## GIVEN RECORDS

----------

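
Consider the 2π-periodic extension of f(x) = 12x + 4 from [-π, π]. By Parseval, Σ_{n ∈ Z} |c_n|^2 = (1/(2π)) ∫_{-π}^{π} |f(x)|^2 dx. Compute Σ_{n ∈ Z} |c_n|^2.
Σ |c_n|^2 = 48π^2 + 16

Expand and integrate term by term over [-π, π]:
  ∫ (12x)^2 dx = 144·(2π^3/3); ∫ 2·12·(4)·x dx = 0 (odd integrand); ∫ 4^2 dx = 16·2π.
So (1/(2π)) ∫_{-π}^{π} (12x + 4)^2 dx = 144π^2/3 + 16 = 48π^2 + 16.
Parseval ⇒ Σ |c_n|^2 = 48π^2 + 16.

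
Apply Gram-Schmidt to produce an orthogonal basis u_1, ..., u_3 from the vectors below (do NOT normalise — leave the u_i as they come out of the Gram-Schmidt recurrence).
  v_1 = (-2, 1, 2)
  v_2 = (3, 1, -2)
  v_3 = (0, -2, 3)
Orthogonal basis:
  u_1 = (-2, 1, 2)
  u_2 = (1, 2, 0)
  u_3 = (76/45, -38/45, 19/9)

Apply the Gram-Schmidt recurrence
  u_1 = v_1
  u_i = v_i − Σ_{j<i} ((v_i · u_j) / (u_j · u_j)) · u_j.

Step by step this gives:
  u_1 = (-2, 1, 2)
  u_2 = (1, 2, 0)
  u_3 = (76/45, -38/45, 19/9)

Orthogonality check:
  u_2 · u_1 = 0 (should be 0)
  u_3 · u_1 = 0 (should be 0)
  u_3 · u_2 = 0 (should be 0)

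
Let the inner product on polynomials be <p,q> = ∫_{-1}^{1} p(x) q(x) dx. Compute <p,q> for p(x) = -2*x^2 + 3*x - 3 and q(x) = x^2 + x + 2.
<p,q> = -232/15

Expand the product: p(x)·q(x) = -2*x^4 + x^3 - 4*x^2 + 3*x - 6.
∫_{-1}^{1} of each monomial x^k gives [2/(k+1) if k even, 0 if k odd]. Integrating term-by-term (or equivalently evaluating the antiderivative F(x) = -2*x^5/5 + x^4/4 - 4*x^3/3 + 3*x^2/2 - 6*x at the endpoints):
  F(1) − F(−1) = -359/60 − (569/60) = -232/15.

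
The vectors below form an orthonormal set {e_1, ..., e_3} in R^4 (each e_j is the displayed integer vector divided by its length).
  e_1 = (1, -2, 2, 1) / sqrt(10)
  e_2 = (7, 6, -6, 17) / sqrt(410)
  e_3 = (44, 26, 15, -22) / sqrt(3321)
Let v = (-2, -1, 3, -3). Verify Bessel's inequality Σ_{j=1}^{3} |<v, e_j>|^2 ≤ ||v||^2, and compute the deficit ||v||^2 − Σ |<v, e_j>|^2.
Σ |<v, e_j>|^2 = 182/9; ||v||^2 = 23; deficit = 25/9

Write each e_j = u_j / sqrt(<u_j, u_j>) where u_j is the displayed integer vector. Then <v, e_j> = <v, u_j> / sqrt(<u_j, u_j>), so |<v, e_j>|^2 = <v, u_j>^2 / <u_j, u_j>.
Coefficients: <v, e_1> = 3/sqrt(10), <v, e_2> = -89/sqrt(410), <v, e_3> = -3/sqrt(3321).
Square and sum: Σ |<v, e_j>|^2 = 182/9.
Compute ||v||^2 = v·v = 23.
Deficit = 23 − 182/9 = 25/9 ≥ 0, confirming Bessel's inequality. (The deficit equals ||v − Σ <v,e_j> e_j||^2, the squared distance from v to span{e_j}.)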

----------

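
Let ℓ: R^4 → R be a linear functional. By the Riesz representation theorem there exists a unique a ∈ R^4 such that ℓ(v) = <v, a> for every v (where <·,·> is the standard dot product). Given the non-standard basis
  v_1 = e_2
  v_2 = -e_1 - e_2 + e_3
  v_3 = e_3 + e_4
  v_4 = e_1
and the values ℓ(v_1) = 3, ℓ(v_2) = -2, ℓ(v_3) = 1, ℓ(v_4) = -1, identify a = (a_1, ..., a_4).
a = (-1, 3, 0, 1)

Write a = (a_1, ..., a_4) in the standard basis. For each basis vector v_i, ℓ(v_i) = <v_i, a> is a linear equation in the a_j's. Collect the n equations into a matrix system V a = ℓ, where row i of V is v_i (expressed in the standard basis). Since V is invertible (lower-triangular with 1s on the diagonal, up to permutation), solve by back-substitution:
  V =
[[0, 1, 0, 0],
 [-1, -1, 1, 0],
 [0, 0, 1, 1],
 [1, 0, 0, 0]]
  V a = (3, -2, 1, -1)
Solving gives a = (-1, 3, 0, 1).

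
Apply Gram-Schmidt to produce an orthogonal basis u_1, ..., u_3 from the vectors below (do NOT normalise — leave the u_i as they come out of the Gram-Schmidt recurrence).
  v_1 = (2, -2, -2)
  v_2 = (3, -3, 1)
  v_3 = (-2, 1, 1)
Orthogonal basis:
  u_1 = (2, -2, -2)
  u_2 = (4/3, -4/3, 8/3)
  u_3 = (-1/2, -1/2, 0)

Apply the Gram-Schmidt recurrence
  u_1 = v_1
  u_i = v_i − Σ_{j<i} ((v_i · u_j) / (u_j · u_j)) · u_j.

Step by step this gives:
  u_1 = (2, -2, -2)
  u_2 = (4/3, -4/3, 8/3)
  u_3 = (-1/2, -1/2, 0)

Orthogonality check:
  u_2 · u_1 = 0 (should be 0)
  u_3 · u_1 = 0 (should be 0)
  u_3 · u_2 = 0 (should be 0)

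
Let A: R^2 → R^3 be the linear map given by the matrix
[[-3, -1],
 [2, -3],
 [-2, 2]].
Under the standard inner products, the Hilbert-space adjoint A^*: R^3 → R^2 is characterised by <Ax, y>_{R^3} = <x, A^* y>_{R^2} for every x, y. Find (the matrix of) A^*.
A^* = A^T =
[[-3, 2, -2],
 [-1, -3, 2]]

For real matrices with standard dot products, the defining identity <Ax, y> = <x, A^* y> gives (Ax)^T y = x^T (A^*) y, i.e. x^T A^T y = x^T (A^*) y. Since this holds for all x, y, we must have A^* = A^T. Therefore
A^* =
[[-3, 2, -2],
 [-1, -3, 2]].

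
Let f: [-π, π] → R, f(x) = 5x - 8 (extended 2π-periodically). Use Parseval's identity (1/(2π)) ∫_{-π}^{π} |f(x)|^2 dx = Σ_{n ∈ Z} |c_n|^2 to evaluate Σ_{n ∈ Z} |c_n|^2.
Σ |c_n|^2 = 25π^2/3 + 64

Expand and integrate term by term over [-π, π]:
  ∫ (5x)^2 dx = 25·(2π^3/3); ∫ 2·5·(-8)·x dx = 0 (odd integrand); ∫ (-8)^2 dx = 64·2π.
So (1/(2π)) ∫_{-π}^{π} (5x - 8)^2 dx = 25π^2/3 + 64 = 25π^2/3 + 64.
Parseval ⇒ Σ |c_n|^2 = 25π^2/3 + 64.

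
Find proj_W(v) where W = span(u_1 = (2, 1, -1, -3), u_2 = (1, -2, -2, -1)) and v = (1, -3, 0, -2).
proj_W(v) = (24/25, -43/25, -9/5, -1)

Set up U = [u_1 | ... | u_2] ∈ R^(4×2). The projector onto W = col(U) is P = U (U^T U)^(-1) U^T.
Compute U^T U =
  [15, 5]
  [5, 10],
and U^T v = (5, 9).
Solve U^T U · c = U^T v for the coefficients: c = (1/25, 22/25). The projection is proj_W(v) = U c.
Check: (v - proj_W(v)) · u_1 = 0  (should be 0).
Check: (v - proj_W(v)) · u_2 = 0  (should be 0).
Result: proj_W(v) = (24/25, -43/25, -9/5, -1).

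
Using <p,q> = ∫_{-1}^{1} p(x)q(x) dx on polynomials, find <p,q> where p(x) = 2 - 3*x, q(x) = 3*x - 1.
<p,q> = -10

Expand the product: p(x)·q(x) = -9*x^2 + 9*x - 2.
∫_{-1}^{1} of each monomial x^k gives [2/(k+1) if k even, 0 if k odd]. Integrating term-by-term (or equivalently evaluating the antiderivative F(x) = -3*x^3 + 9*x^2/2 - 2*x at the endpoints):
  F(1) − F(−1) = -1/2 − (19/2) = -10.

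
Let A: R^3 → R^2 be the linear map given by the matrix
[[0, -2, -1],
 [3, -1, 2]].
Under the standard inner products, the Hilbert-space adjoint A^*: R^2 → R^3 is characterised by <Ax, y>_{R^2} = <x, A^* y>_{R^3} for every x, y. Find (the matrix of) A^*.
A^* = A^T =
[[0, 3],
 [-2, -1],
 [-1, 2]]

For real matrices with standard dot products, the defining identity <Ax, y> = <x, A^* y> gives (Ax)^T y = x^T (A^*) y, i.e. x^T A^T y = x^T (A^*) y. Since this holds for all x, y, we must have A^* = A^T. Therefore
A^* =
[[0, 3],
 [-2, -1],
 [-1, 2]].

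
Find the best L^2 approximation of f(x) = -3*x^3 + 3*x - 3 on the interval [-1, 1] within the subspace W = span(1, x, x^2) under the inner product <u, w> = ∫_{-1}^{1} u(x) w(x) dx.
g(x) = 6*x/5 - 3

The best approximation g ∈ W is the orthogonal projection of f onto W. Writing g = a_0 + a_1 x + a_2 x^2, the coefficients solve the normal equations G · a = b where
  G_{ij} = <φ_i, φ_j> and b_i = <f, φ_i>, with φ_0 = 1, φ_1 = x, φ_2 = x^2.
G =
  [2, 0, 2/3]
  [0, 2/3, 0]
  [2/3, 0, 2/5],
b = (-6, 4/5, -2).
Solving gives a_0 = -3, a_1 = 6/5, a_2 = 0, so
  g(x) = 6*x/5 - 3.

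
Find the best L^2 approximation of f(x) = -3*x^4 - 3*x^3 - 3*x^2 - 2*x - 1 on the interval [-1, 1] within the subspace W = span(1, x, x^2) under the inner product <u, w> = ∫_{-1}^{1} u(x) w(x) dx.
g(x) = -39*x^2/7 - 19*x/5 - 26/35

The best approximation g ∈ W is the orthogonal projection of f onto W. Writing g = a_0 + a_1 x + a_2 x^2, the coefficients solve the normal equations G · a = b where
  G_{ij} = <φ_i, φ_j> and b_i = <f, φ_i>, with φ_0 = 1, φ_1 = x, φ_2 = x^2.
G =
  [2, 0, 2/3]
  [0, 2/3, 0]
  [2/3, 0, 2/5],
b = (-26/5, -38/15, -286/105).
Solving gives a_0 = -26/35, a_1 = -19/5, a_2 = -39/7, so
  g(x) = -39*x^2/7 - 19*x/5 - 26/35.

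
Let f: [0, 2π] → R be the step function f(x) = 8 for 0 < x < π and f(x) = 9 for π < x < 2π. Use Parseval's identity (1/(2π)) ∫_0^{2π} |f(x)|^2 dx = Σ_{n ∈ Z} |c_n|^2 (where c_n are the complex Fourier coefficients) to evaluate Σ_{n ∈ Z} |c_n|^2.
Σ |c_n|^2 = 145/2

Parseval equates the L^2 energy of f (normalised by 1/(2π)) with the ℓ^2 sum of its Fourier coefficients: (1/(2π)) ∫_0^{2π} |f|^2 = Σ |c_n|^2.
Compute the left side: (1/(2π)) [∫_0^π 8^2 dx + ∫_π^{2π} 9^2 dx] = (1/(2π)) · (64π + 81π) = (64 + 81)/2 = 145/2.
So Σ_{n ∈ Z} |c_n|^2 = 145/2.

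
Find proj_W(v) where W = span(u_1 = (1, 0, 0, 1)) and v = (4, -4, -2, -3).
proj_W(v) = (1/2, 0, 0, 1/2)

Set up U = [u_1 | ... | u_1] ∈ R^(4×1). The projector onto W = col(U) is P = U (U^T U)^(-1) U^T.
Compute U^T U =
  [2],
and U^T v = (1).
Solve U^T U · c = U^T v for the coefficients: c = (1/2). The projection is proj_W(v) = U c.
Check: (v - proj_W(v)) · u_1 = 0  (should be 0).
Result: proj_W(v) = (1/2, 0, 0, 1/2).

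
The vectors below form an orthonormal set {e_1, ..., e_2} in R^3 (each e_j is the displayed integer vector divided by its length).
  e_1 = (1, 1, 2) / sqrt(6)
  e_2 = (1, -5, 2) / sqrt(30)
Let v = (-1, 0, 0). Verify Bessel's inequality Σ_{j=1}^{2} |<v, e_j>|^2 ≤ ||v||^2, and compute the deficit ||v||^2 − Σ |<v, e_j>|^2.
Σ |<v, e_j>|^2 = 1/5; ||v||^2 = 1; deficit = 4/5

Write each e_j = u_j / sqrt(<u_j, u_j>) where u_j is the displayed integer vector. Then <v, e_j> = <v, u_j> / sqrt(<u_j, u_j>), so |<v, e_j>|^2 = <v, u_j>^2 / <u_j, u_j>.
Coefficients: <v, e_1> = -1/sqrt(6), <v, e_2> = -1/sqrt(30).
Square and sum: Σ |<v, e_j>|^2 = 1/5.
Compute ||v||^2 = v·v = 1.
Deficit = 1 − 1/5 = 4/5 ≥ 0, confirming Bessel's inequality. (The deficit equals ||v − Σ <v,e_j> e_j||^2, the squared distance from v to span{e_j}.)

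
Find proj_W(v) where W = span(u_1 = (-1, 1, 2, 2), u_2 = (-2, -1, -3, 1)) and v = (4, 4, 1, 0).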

----------

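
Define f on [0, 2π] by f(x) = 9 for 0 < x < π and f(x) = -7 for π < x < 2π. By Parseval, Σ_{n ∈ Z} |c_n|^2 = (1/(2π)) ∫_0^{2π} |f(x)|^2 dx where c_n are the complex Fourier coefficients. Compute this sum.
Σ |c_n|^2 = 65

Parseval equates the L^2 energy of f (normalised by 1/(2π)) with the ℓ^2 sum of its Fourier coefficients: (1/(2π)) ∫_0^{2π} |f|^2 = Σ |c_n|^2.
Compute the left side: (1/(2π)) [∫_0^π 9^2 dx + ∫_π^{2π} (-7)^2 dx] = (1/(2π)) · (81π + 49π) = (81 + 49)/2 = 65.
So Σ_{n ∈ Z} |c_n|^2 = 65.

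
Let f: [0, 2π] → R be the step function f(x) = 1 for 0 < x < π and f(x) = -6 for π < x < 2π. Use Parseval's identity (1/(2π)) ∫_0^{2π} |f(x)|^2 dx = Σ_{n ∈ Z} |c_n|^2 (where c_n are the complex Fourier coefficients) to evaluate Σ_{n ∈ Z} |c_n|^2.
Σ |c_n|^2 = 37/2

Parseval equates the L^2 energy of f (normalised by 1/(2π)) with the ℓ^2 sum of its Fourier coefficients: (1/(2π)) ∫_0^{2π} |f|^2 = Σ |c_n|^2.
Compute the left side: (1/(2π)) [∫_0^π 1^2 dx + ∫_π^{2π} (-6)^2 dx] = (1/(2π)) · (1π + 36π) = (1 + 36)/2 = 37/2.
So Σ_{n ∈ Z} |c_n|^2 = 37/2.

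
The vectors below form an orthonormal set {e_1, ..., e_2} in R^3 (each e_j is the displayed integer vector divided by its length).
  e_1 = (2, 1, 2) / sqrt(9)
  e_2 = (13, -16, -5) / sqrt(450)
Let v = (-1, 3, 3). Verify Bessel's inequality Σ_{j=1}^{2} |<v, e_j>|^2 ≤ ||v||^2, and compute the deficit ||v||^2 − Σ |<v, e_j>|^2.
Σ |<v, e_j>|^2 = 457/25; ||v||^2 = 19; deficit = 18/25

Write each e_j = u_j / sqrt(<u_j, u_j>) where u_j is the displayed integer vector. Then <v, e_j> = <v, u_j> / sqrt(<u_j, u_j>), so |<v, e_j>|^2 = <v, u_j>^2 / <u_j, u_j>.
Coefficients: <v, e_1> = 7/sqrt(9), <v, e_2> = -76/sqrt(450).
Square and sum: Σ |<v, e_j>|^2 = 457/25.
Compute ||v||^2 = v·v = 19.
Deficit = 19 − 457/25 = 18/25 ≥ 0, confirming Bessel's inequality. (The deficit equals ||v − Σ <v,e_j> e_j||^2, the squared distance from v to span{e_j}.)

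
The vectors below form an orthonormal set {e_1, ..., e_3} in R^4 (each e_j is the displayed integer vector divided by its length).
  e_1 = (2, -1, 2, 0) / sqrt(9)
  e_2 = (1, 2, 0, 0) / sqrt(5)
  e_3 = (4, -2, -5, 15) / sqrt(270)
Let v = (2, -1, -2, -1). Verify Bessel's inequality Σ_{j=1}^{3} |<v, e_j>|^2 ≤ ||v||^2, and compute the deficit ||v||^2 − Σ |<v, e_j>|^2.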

----------

## PROMPT
Starting at the line above that contains "Let v = (-1, 0, 0).", repeat each line exactly up to and including the line that contains "v = (4, 4, 1, 0).", and stop there.

## RESPONSE BOX
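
Let v = (-1, 0, 0). Verify Bessel's inequality Σ_{j=1}^{2} |<v, e_j>|^2 ≤ ||v||^2, and compute the deficit ||v||^2 − Σ |<v, e_j>|^2.
Σ |<v, e_j>|^2 = 1/5; ||v||^2 = 1; deficit = 4/5

Write each e_j = u_j / sqrt(<u_j, u_j>) where u_j is the displayed integer vector. Then <v, e_j> = <v, u_j> / sqrt(<u_j, u_j>), so |<v, e_j>|^2 = <v, u_j>^2 / <u_j, u_j>.
Coefficients: <v, e_1> = -1/sqrt(6), <v, e_2> = -1/sqrt(30).
Square and sum: Σ |<v, e_j>|^2 = 1/5.
Compute ||v||^2 = v·v = 1.
Deficit = 1 − 1/5 = 4/5 ≥ 0, confirming Bessel's inequality. (The deficit equals ||v − Σ <v,e_j> e_j||^2, the squared distance from v to span{e_j}.)

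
Find proj_W(v) where W = span(u_1 = (-1, 1, 2, 2), u_2 = (-2, -1, -3, 1)) and v = (4, 4, 1, 0).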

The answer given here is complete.